**Your instructions**
Give back, word for word, the line that contains "A substation transformer is connected to a 66.0" and every line that follows it in the data below.

*** Input material

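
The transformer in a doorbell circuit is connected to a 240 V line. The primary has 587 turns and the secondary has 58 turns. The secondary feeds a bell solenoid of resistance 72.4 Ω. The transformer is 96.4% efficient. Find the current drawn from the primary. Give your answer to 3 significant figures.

V_s = 240 × 58/587 = 23.714 V.
I_s = V_s/R = 23.714/72.4 = 0.32754 A.
P_out = V_s I_s = 23.714 × 0.32754 = 7.7672 W.
P_in = P_out/η = 7.7672/0.964 = 8.0572 W.
I_p = P_in/V_p = 8.0572/240 = 0.0336 A.

I_p ≈ 0.0336 A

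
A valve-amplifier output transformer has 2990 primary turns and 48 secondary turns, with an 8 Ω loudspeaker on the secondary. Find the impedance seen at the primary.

Z_p = (N_p/N_s)² × Z_s = (2990/48)² × 8 = 31000 Ω.

Z_p ≈ 31000 Ω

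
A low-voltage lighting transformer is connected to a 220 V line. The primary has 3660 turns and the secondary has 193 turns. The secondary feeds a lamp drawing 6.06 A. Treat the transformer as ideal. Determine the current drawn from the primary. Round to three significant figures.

I_p ≈ 0.320 A

For an ideal transformer I_p N_p = I_s N_s, so I_p = 6.06 × 193/3660 = 0.320 A.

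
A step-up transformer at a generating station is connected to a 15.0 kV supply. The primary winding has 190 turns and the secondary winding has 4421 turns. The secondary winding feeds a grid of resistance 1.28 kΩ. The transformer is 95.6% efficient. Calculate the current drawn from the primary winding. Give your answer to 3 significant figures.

V_s = 15000 × 4421/190 = 349030 V.
I_s = V_s/R = 349030/1280 = 272.68 A.
P_out = V_s I_s = 349030 × 272.68 = 9.5171×10^7 W.
P_in = P_out/η = 9.5171×10^7/0.956 = 9.9552×10^7 W.
I_p = P_in/V_p = 9.9552×10^7/15000 = 6640 A.

I_p ≈ 6640 A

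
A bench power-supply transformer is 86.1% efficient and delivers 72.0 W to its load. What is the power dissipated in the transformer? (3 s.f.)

P_in = P_out/η = 72.0/0.861 = 83.6237 W.
P_loss = P_in − P_out = 83.6237 − 72.0 = 11.6 W.

P_loss ≈ 11.6 W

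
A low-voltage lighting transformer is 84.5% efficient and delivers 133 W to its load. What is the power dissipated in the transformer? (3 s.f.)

P_loss ≈ 24.4 W

P_in = P_out/η = 133/0.845 = 157.396 W.
P_loss = P_in − P_out = 157.396 − 133 = 24.4 W.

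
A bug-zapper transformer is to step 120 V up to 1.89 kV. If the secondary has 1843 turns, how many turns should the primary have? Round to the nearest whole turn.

N_p = 117 turns

N_p/N_s = V_p/V_s, so N_p = 1843 × 120/1890 = 117.0 ≈ 117 turns.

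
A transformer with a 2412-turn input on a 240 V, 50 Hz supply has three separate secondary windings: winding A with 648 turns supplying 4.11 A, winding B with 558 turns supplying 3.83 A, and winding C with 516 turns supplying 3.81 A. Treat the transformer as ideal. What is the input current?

I_in ≈ 2.81 A

V_A = 240 × 648/2412 = 64.478 V; V_B = 240 × 558/2412 = 55.522 V; V_C = 240 × 516/2412 = 51.343 V.
P_out = V_A I_A + V_B I_B + V_C I_C = 64.478×4.11 + 55.522×3.83 + 51.343×3.81 = 265.00 + 212.65 + 195.62 = 673.27 W.
Ideal ⇒ P_in = P_out, so I_in = P_out/V_in = 673.27/240 = 2.81 A.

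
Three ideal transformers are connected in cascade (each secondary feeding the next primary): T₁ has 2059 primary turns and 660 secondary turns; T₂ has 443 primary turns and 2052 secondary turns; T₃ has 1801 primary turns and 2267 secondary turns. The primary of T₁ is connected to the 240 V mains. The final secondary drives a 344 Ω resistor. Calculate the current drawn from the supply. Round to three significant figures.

After T₁: V = 240.00 × 660/2059 = 76.931 V.
After T₂: V = 76.931 × 2052/443 = 356.35 V.
After T₃: V = 356.35 × 2267/1801 = 448.55 V.
I_load = 448.55/344 = 1.3039 A, so P_out = 448.55 × 1.3039 = 584.87 W.
All ideal ⇒ P_in = P_out, so I_supply = 584.87/240 = 2.44 A.

I_supply ≈ 2.44 A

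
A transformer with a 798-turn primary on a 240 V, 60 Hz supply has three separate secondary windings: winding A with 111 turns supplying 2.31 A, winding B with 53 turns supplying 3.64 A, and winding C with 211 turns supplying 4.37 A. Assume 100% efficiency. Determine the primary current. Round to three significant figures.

V_A = 240 × 111/798 = 33.383 V; V_B = 240 × 53/798 = 15.940 V; V_C = 240 × 211/798 = 63.459 V.
P_out = V_A I_A + V_B I_B + V_C I_C = 33.383×2.31 + 15.940×3.64 + 63.459×4.37 = 77.116 + 58.021 + 277.31 = 412.45 W.
Ideal ⇒ P_in = P_out, so I_p = P_out/V_p = 412.45/240 = 1.72 A.

I_p ≈ 1.72 A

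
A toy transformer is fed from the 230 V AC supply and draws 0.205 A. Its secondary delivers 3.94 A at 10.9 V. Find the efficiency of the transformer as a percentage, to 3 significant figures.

η ≈ 91.1%

P_in = 230 × 0.205 = 47.1500 W.
P_out = 10.9 × 3.94 = 42.9460 W.
η = P_out/P_in = 42.9460/47.1500 = 0.911.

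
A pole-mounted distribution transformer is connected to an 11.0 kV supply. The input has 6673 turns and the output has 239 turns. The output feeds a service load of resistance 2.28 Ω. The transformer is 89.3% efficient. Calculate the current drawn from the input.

I_in ≈ 6.93 A

V_out = 11000 × 239/6673 = 393.98 V.
I_out = V_out/R = 393.98/2.28 = 172.80 A.
P_out = V_out I_out = 393.98 × 172.80 = 68078 W.
P_in = P_out/η = 68078/0.893 = 76235 W.
I_in = P_in/V_in = 76235/11000 = 6.93 A.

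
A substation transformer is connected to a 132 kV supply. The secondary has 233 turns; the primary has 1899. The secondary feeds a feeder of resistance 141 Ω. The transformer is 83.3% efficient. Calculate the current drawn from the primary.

V_s = 132000 × 233/1899 = 16196 V.
I_s = V_s/R = 16196/141 = 114.86 A.
P_out = V_s I_s = 16196 × 114.86 = 1.8603×10^6 W.
P_in = P_out/η = 1.8603×10^6/0.833 = 2.2333×10^6 W.
I_p = P_in/V_p = 2.2333×10^6/132000 = 16.9 A.

I_p ≈ 16.9 A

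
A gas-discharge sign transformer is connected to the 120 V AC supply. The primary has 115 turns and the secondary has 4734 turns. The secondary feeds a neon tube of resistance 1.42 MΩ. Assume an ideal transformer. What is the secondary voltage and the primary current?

V_s ≈ 4940 V, I_p ≈ 0.143 A

V_s = V_p × N_s/N_p = 120 × 4734/115 = 4939.8 V.
I_s = V_s/R = 4939.8/(1.42×10^6) = 0.0034788 A.
I_p = I_s × N_s/N_p = 0.0034788 × 4734/115 = 0.143 A.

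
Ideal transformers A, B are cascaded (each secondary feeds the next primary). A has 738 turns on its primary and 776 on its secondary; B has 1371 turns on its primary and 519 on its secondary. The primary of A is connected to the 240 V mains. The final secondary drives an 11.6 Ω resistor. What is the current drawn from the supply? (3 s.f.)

After A: V = 240.00 × 776/738 = 252.36 V.
After B: V = 252.36 × 519/1371 = 95.531 V.
I_load = 95.531/11.6 = 8.2355 A, so P_out = 95.531 × 8.2355 = 786.75 W.
All ideal ⇒ P_in = P_out, so I_supply = 786.75/240 = 3.28 A.

I_supply ≈ 3.28 A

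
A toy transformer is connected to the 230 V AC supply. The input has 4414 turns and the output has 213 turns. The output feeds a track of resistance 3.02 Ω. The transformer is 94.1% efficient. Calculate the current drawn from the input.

V_out = 230 × 213/4414 = 11.099 V.
I_out = V_out/R = 11.099/3.02 = 3.6751 A.
P_out = V_out I_out = 11.099 × 3.6751 = 40.789 W.
P_in = P_out/η = 40.789/0.941 = 43.346 W.
I_in = P_in/V_in = 43.346/230 = 0.188 A.

I_in ≈ 0.188 A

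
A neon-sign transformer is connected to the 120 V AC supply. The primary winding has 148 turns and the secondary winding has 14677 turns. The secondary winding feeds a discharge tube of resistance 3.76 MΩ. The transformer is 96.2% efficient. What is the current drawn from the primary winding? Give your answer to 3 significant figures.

I_p ≈ 0.326 A

V_s = 120 × 14677/148 = 11900 V.
I_s = V_s/R = 11900/(3.76×10^6) = 0.0031650 A.
P_out = V_s I_s = 11900 × 0.0031650 = 37.664 W.
P_in = P_out/η = 37.664/0.962 = 39.152 W.
I_p = P_in/V_p = 39.152/120 = 0.326 A.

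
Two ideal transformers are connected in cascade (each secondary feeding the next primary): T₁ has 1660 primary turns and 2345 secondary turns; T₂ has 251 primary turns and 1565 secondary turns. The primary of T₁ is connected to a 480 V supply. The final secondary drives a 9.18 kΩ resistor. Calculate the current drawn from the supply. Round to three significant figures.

I_supply ≈ 4.06 A

After T₁: V = 480.00 × 2345/1660 = 678.07 V.
After T₂: V = 678.07 × 1565/251 = 4227.8 V.
I_load = 4227.8/9180 = 0.46055 A, so P_out = 4227.8 × 0.46055 = 1947.1 W.
All ideal ⇒ P_in = P_out, so I_supply = 1947.1/480 = 4.06 A.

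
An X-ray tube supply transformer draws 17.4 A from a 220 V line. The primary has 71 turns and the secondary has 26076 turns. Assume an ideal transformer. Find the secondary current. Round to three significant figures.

I_s/I_p = N_p/N_s, so I_s = 17.4 × 71/26076 = 0.0474 A.

I_s ≈ 0.0474 A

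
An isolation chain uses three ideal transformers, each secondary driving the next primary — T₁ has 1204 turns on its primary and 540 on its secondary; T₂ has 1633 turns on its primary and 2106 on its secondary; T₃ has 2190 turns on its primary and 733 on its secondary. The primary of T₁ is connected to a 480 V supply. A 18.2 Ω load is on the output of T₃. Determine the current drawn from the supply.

I_supply ≈ 0.988 A

After T₁: V = 480.00 × 540/1204 = 215.28 V.
After T₂: V = 215.28 × 2106/1633 = 277.64 V.
After T₃: V = 277.64 × 733/2190 = 92.927 V.
I_load = 92.927/18.2 = 5.1059 A, so P_out = 92.927 × 5.1059 = 474.47 W.
All ideal ⇒ P_in = P_out, so I_supply = 474.47/480 = 0.988 A.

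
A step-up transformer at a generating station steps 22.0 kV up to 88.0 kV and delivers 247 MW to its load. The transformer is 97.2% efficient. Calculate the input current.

I_in ≈ 11600 A

P_in = P_out/η = 2.47×10^8/0.972 = 2.5412×10^8 W.
I_in = P_in/V_in = 2.5412×10^8/22000 = 11600 A.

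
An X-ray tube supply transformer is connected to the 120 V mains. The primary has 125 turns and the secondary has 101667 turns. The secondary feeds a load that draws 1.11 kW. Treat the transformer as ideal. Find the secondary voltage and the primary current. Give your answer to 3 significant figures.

V_s = V_p × N_s/N_p = 120 × 101667/125 = 97600 V.
I_s = P/V_s = 1110/97600 = 0.011373 A.
I_p = I_s × N_s/N_p = 0.011373 × 101667/125 = 9.25 A.

V_s ≈ 97600 V, I_p ≈ 9.25 A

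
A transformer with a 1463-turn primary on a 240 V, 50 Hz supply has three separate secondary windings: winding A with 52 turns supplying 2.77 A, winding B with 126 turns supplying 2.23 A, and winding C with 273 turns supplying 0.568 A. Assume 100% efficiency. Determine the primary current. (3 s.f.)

V_A = 240 × 52/1463 = 8.5304 V; V_B = 240 × 126/1463 = 20.670 V; V_C = 240 × 273/1463 = 44.785 V.
P_out = V_A I_A + V_B I_B + V_C I_C = 8.5304×2.77 + 20.670×2.23 + 44.785×0.568 = 23.629 + 46.094 + 25.438 = 95.161 W.
Ideal ⇒ P_in = P_out, so I_p = P_out/V_p = 95.161/240 = 0.397 A.

I_p ≈ 0.397 A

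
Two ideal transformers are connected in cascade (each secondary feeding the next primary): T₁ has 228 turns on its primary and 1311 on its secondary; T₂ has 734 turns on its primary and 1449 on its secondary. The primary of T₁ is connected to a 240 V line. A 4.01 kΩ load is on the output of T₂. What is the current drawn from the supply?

After T₁: V = 240.00 × 1311/228 = 1380.0 V.
After T₂: V = 1380.0 × 1449/734 = 2724.3 V.
I_load = 2724.3/4010 = 0.67937 A, so P_out = 2724.3 × 0.67937 = 1850.8 W.
All ideal ⇒ P_in = P_out, so I_supply = 1850.8/240 = 7.71 A.

I_supply ≈ 7.71 A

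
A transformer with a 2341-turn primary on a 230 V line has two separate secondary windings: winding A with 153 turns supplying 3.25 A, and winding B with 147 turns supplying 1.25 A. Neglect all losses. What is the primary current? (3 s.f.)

V_A = 230 × 153/2341 = 15.032 V; V_B = 230 × 147/2341 = 14.443 V.
P_out = V_A I_A + V_B I_B = 15.032×3.25 + 14.443×1.25 = 48.854 + 18.053 = 66.907 W.
Ideal ⇒ P_in = P_out, so I_p = P_out/V_p = 66.907/230 = 0.291 A.

I_p ≈ 0.291 A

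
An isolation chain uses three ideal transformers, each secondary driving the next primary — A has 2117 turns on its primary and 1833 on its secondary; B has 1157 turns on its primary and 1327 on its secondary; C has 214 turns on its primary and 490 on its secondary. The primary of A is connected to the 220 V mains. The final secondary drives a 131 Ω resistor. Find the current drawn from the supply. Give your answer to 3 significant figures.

I_supply ≈ 8.68 A

Secondary of A: V = 220.00 × 1833/2117 = 190.49 V.
Secondary of B: V = 190.49 × 1327/1157 = 218.48 V.
Secondary of C: V = 218.48 × 490/214 = 500.25 V.
I_load = 500.25/131 = 3.8187 A, so P_out = 500.25 × 3.8187 = 1910.3 W.
All ideal ⇒ P_in = P_out, so I_supply = 1910.3/220 = 8.68 A.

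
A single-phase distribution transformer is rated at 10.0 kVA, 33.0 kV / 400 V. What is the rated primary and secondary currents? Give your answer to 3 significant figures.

I_p = S/V_p = 10000/33000 = 0.303 A.
I_s = S/V_s = 10000/400 = 25.0 A.

I_p ≈ 0.303 A, I_s ≈ 25.0 A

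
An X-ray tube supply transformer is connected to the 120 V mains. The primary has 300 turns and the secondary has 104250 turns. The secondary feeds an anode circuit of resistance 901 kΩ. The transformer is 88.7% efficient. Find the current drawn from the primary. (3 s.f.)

I_p ≈ 18.1 A

V_s = 120 × 104250/300 = 41700 V.
I_s = V_s/R = 41700/901000 = 0.046282 A.
P_out = V_s I_s = 41700 × 0.046282 = 1930.0 W.
P_in = P_out/η = 1930.0/0.887 = 2175.8 W.
I_p = P_in/V_p = 2175.8/120 = 18.1 A.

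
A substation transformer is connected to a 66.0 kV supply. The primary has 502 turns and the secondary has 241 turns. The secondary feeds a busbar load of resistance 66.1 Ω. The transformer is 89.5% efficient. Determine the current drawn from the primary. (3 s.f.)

V_s = 66000 × 241/502 = 31685 V.
I_s = V_s/R = 31685/66.1 = 479.35 A.
P_out = V_s I_s = 31685 × 479.35 = 1.5188×10^7 W.
P_in = P_out/η = 1.5188×10^7/0.895 = 1.6970×10^7 W.
I_p = P_in/V_p = 1.6970×10^7/66000 = 257 A.

I_p ≈ 257 A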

******

**Answer for this exercise**
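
A substation transformer is connected to a 66.0 kV supply. The primary has 502 turns and the secondary has 241 turns. The secondary feeds a busbar load of resistance 66.1 Ω. The transformer is 89.5% efficient. Determine the current drawn from the primary. (3 s.f.)

V_s = 66000 × 241/502 = 31685 V.
I_s = V_s/R = 31685/66.1 = 479.35 A.
P_out = V_s I_s = 31685 × 479.35 = 1.5188×10^7 W.
P_in = P_out/η = 1.5188×10^7/0.895 = 1.6970×10^7 W.
I_p = P_in/V_p = 1.6970×10^7/66000 = 257 A.

I_p ≈ 257 A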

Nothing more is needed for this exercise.